[Supplied data]:
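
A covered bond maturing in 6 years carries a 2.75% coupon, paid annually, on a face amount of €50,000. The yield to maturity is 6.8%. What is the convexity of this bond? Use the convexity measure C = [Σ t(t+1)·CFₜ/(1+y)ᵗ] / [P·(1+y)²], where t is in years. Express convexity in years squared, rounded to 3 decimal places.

33.256

With y = 0.068:
  t   CF        PV=CF/(1+0.068)^t    t·PV        t(t+1)·PV
  1     1,375.00     1,287.4532     1,287.4532       2,574.9064
  2     1,375.00     1,205.4805     2,410.9610       7,232.8831
  3     1,375.00     1,128.7271     3,386.1812      13,544.7248
  4     1,375.00     1,056.8606     4,227.4422      21,137.2110
  5     1,375.00       989.5698     4,947.8490      29,687.0941
  6    51,375.00    34,619.7812   207,718.6872   1,454,030.8103
  Σ                 40,287.8723   223,978.5738   1,528,207.6296
P = 40,287.8723.
Convexity = Σ t(t+1)·PV / [P·(1+y)²] = 1,528,207.6296 / (40,287.8723 × 1.140624) = 33.25566.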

[Task to carry out]: Retype all of the lines shown above, keeping each one exact.

[Solution below]:
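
A covered bond maturing in 6 years carries a 2.75% coupon, paid annually, on a face amount of €50,000. The yield to maturity is 6.8%. What is the convexity of this bond? Use the convexity measure C = [Σ t(t+1)·CFₜ/(1+y)ᵗ] / [P·(1+y)²], where t is in years. Express convexity in years squared, rounded to 3 decimal places.

33.256

With y = 0.068:
  t   CF        PV=CF/(1+0.068)^t    t·PV        t(t+1)·PV
  1     1,375.00     1,287.4532     1,287.4532       2,574.9064
  2     1,375.00     1,205.4805     2,410.9610       7,232.8831
  3     1,375.00     1,128.7271     3,386.1812      13,544.7248
  4     1,375.00     1,056.8606     4,227.4422      21,137.2110
  5     1,375.00       989.5698     4,947.8490      29,687.0941
  6    51,375.00    34,619.7812   207,718.6872   1,454,030.8103
  Σ                 40,287.8723   223,978.5738   1,528,207.6296
P = 40,287.8723.
Convexity = Σ t(t+1)·PV / [P·(1+y)²] = 1,528,207.6296 / (40,287.8723 × 1.140624) = 33.25566.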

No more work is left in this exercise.